RECORDS:
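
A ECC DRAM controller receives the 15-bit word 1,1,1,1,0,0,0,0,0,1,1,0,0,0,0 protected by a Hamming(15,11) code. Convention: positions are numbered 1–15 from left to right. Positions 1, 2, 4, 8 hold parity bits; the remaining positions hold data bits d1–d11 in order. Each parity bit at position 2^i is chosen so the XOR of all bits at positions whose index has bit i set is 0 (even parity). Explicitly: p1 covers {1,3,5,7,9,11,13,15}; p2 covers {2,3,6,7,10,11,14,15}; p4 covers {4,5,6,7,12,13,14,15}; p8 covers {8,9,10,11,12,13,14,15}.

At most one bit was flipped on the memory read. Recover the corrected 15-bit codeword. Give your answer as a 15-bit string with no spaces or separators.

111110000110000

s1 (pos 1,3,5,7,9,11,13,15): 1⊕1⊕0⊕0⊕0⊕1⊕0⊕0 = 1
s2 (pos 2,3,6,7,10,11,14,15): 1⊕1⊕0⊕0⊕1⊕1⊕0⊕0 = 0
s4 (pos 4,5,6,7,12,13,14,15): 1⊕0⊕0⊕0⊕0⊕0⊕0⊕0 = 1
s8 (pos 8,9,10,11,12,13,14,15): 0⊕0⊕1⊕1⊕0⊕0⊕0⊕0 = 0
Syndrome s8…s1 = 0101 → error at position 5.
Flip position 5: 111100000110000 → 111110000110000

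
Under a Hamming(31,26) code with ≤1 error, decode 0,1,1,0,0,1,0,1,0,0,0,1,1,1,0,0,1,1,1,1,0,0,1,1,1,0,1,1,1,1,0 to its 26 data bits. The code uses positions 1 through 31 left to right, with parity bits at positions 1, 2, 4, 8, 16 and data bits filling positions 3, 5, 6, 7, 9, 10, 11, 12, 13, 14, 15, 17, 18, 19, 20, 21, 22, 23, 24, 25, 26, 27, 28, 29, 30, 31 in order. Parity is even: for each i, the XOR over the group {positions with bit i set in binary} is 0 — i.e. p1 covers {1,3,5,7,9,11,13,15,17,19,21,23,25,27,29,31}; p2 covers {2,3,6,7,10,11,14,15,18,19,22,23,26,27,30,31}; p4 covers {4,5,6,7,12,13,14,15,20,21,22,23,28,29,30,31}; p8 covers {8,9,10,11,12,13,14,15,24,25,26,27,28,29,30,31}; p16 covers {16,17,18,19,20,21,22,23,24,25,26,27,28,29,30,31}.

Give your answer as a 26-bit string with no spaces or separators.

10100001110111101111011110

s1 (pos 1,3,5,7,9,11,13,15,17,19,21,23,25,27,29,31): 0⊕1⊕0⊕0⊕0⊕0⊕1⊕0⊕1⊕1⊕0⊕1⊕1⊕1⊕1⊕0 = 0
s2 (pos 2,3,6,7,10,11,14,15,18,19,22,23,26,27,30,31): 1⊕1⊕1⊕0⊕0⊕0⊕1⊕0⊕1⊕1⊕0⊕1⊕0⊕1⊕1⊕0 = 1
s4 (pos 4,5,6,7,12,13,14,15,20,21,22,23,28,29,30,31): 0⊕0⊕1⊕0⊕1⊕1⊕1⊕0⊕1⊕0⊕0⊕1⊕1⊕1⊕1⊕0 = 1
s8 (pos 8,9,10,11,12,13,14,15,24,25,26,27,28,29,30,31): 1⊕0⊕0⊕0⊕1⊕1⊕1⊕0⊕1⊕1⊕0⊕1⊕1⊕1⊕1⊕0 = 0
s16 (pos 16,17,18,19,20,21,22,23,24,25,26,27,28,29,30,31): 0⊕1⊕1⊕1⊕1⊕0⊕0⊕1⊕1⊕1⊕0⊕1⊕1⊕1⊕1⊕0 = 1
Syndrome s16…s1 = 10110 → error at position 22.
Flip position 22: 0110010100011100111100111011110 → 0110010100011100111101111011110
Read data bits from positions 3,5,6,7,9,10,11,12,13,14,15,17,18,19,20,21,22,23,24,25,26,27,28,29,30,31: 10100001110111101111011110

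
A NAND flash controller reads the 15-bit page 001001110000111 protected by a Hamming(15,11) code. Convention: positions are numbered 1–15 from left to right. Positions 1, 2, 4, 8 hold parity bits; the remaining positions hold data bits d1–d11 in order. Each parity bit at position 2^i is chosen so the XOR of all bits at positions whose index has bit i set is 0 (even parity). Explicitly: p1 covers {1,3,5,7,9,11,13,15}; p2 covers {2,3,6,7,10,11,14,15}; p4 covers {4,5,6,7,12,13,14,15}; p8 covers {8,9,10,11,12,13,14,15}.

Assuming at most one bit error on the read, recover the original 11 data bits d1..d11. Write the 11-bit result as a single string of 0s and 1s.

10010000111

s1 (pos 1,3,5,7,9,11,13,15): 0⊕1⊕0⊕1⊕0⊕0⊕1⊕1 = 0
s2 (pos 2,3,6,7,10,11,14,15): 0⊕1⊕1⊕1⊕0⊕0⊕1⊕1 = 1
s4 (pos 4,5,6,7,12,13,14,15): 0⊕0⊕1⊕1⊕0⊕1⊕1⊕1 = 1
s8 (pos 8,9,10,11,12,13,14,15): 1⊕0⊕0⊕0⊕0⊕1⊕1⊕1 = 0
Syndrome s8…s1 = 0110 → error at position 6.
Flip position 6: 001001110000111 → 001000110000111
Read data bits from positions 3,5,6,7,9,10,11,12,13,14,15: 10010000111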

WHAT THIS TASK INVOLVES: Both the first line of the records above and the line containing "Under a Hamming(31,26)" are to be transcribed exactly, together with every line between them, and nothing else.

TASK OUTPUT:
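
A ECC DRAM controller receives the 15-bit word 1,1,1,1,0,0,0,0,0,1,1,0,0,0,0 protected by a Hamming(15,11) code. Convention: positions are numbered 1–15 from left to right. Positions 1, 2, 4, 8 hold parity bits; the remaining positions hold data bits d1–d11 in order. Each parity bit at position 2^i is chosen so the XOR of all bits at positions whose index has bit i set is 0 (even parity). Explicitly: p1 covers {1,3,5,7,9,11,13,15}; p2 covers {2,3,6,7,10,11,14,15}; p4 covers {4,5,6,7,12,13,14,15}; p8 covers {8,9,10,11,12,13,14,15}.

At most one bit was flipped on the memory read. Recover the corrected 15-bit codeword. Give your answer as a 15-bit string with no spaces or separators.

111110000110000

s1 (pos 1,3,5,7,9,11,13,15): 1⊕1⊕0⊕0⊕0⊕1⊕0⊕0 = 1
s2 (pos 2,3,6,7,10,11,14,15): 1⊕1⊕0⊕0⊕1⊕1⊕0⊕0 = 0
s4 (pos 4,5,6,7,12,13,14,15): 1⊕0⊕0⊕0⊕0⊕0⊕0⊕0 = 1
s8 (pos 8,9,10,11,12,13,14,15): 0⊕0⊕1⊕1⊕0⊕0⊕0⊕0 = 0
Syndrome s8…s1 = 0101 → error at position 5.
Flip position 5: 111100000110000 → 111110000110000

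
Under a Hamming(31,26) code with ≤1 error, decode 0,1,1,0,0,1,0,1,0,0,0,1,1,1,0,0,1,1,1,1,0,0,1,1,1,0,1,1,1,1,0 to its 26 data bits. The code uses positions 1 through 31 left to right, with parity bits at positions 1, 2, 4, 8, 16 and data bits filling positions 3, 5, 6, 7, 9, 10, 11, 12, 13, 14, 15, 17, 18, 19, 20, 21, 22, 23, 24, 25, 26, 27, 28, 29, 30, 31 in order. Parity is even: for each i, the XOR over the group {positions with bit i set in binary} is 0 — i.e. p1 covers {1,3,5,7,9,11,13,15,17,19,21,23,25,27,29,31}; p2 covers {2,3,6,7,10,11,14,15,18,19,22,23,26,27,30,31}; p4 covers {4,5,6,7,12,13,14,15,20,21,22,23,28,29,30,31}; p8 covers {8,9,10,11,12,13,14,15,24,25,26,27,28,29,30,31}; p16 covers {16,17,18,19,20,21,22,23,24,25,26,27,28,29,30,31}.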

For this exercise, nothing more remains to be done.